* _Work to complete_:
Your output should consist of the data, copied exactly.
------------------------------------------------------------
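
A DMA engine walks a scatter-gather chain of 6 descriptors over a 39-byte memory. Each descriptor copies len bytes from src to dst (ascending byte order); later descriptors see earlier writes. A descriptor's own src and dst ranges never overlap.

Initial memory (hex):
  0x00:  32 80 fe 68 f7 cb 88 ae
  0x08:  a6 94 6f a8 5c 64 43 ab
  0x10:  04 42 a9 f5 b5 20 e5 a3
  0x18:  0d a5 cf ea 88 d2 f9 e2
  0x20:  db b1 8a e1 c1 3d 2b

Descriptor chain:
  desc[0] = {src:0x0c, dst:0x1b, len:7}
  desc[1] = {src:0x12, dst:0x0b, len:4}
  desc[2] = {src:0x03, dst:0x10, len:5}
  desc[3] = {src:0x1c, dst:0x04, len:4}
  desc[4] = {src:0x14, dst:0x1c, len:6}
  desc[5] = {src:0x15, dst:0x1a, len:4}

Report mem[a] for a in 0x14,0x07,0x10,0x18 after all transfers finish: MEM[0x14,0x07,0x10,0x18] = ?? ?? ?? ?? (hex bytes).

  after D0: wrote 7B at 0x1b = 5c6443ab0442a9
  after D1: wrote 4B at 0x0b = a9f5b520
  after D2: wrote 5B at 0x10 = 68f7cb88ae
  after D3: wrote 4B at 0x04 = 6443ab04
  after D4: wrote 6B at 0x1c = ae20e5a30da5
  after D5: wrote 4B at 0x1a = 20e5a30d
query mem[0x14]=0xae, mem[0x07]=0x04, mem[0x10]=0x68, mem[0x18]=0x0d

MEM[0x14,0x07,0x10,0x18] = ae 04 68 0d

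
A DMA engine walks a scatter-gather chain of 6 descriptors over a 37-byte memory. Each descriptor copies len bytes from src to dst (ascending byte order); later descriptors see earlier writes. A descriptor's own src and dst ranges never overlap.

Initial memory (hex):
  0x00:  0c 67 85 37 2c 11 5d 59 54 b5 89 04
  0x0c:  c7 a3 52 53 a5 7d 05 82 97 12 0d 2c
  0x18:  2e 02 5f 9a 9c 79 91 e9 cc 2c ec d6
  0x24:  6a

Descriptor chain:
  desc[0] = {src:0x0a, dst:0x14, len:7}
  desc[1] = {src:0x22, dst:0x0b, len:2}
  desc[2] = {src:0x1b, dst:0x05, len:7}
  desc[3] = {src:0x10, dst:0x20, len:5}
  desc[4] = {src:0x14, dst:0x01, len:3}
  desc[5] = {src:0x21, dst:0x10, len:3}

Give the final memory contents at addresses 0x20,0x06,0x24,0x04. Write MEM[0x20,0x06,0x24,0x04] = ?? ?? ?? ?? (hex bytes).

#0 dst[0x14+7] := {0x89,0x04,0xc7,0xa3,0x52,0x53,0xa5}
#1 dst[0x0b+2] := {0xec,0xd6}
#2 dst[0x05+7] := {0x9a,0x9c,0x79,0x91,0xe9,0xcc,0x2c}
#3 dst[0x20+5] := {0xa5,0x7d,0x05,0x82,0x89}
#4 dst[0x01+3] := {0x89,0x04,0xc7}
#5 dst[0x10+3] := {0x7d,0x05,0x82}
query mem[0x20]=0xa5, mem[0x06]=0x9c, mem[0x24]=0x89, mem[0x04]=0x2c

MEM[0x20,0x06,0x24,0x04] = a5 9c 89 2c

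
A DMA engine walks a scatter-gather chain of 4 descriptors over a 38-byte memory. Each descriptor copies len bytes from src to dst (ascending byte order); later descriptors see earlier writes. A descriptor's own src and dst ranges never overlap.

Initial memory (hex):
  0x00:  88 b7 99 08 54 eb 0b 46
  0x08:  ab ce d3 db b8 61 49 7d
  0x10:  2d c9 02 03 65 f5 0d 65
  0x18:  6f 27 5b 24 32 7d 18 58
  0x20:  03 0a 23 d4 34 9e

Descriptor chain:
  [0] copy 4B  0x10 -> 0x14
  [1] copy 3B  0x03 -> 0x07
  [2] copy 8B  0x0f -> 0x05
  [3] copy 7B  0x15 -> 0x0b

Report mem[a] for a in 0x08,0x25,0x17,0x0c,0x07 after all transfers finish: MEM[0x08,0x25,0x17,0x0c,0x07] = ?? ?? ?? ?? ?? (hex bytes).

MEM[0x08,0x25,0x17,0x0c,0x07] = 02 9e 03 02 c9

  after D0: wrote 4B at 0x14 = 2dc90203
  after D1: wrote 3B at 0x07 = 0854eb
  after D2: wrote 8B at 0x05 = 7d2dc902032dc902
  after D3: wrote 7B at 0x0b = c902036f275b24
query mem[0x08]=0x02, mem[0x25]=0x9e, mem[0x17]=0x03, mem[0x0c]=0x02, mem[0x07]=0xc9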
------------------------------------------------------------
* _Exercise answer_:
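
A DMA engine walks a scatter-gather chain of 6 descriptors over a 39-byte memory. Each descriptor copies len bytes from src to dst (ascending byte order); later descriptors see earlier writes. A descriptor's own src and dst ranges never overlap.

Initial memory (hex):
  0x00:  32 80 fe 68 f7 cb 88 ae
  0x08:  a6 94 6f a8 5c 64 43 ab
  0x10:  04 42 a9 f5 b5 20 e5 a3
  0x18:  0d a5 cf ea 88 d2 f9 e2
  0x20:  db b1 8a e1 c1 3d 2b

Descriptor chain:
  desc[0] = {src:0x0c, dst:0x1b, len:7}
  desc[1] = {src:0x12, dst:0x0b, len:4}
  desc[2] = {src:0x03, dst:0x10, len:5}
  desc[3] = {src:0x1c, dst:0x04, len:4}
  desc[4] = {src:0x14, dst:0x1c, len:6}
  desc[5] = {src:0x15, dst:0x1a, len:4}

Report mem[a] for a in 0x14,0x07,0x10,0x18 after all transfers finish: MEM[0x14,0x07,0x10,0x18] = ?? ?? ?? ?? (hex bytes).

  after D0: wrote 7B at 0x1b = 5c6443ab0442a9
  after D1: wrote 4B at 0x0b = a9f5b520
  after D2: wrote 5B at 0x10 = 68f7cb88ae
  after D3: wrote 4B at 0x04 = 6443ab04
  after D4: wrote 6B at 0x1c = ae20e5a30da5
  after D5: wrote 4B at 0x1a = 20e5a30d
query mem[0x14]=0xae, mem[0x07]=0x04, mem[0x10]=0x68, mem[0x18]=0x0d

MEM[0x14,0x07,0x10,0x18] = ae 04 68 0d

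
A DMA engine walks a scatter-gather chain of 6 descriptors over a 37-byte memory. Each descriptor copies len bytes from src to dst (ascending byte order); later descriptors see earlier writes. A descriptor's own src and dst ranges never overlap.

Initial memory (hex):
  0x00:  0c 67 85 37 2c 11 5d 59 54 b5 89 04
  0x0c:  c7 a3 52 53 a5 7d 05 82 97 12 0d 2c
  0x18:  2e 02 5f 9a 9c 79 91 e9 cc 2c ec d6
  0x24:  6a

Descriptor chain:
  desc[0] = {src:0x0a, dst:0x14, len:7}
  desc[1] = {src:0x22, dst:0x0b, len:2}
  desc[2] = {src:0x1b, dst:0x05, len:7}
  desc[3] = {src:0x10, dst:0x20, len:5}
  desc[4] = {src:0x14, dst:0x01, len:3}
  desc[5] = {src:0x21, dst:0x10, len:3}

Give the final memory contents at addresses 0x20,0x06,0x24,0x04. Write MEM[0x20,0x06,0x24,0x04] = ?? ?? ?? ?? (hex bytes).

#0 dst[0x14+7] := {0x89,0x04,0xc7,0xa3,0x52,0x53,0xa5}
#1 dst[0x0b+2] := {0xec,0xd6}
#2 dst[0x05+7] := {0x9a,0x9c,0x79,0x91,0xe9,0xcc,0x2c}
#3 dst[0x20+5] := {0xa5,0x7d,0x05,0x82,0x89}
#4 dst[0x01+3] := {0x89,0x04,0xc7}
#5 dst[0x10+3] := {0x7d,0x05,0x82}
query mem[0x20]=0xa5, mem[0x06]=0x9c, mem[0x24]=0x89, mem[0x04]=0x2c

MEM[0x20,0x06,0x24,0x04] = a5 9c 89 2c

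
A DMA engine walks a scatter-gather chain of 4 descriptors over a 38-byte memory. Each descriptor copies len bytes from src to dst (ascending byte order); later descriptors see earlier writes. A descriptor's own src and dst ranges never overlap.

Initial memory (hex):
  0x00:  88 b7 99 08 54 eb 0b 46
  0x08:  ab ce d3 db b8 61 49 7d
  0x10:  2d c9 02 03 65 f5 0d 65
  0x18:  6f 27 5b 24 32 7d 18 58
  0x20:  03 0a 23 d4 34 9e

Descriptor chain:
  [0] copy 4B  0x10 -> 0x14
  [1] copy 3B  0x03 -> 0x07
  [2] copy 8B  0x0f -> 0x05
  [3] copy 7B  0x15 -> 0x0b

Report mem[a] for a in 0x08,0x25,0x17,0x0c,0x07 after all transfers finish: MEM[0x08,0x25,0x17,0x0c,0x07] = ?? ?? ?? ?? ?? (hex bytes).

MEM[0x08,0x25,0x17,0x0c,0x07] = 02 9e 03 02 c9

  after D0: wrote 4B at 0x14 = 2dc90203
  after D1: wrote 3B at 0x07 = 0854eb
  after D2: wrote 8B at 0x05 = 7d2dc902032dc902
  after D3: wrote 7B at 0x0b = c902036f275b24
query mem[0x08]=0x02, mem[0x25]=0x9e, mem[0x17]=0x03, mem[0x0c]=0x02, mem[0x07]=0xc9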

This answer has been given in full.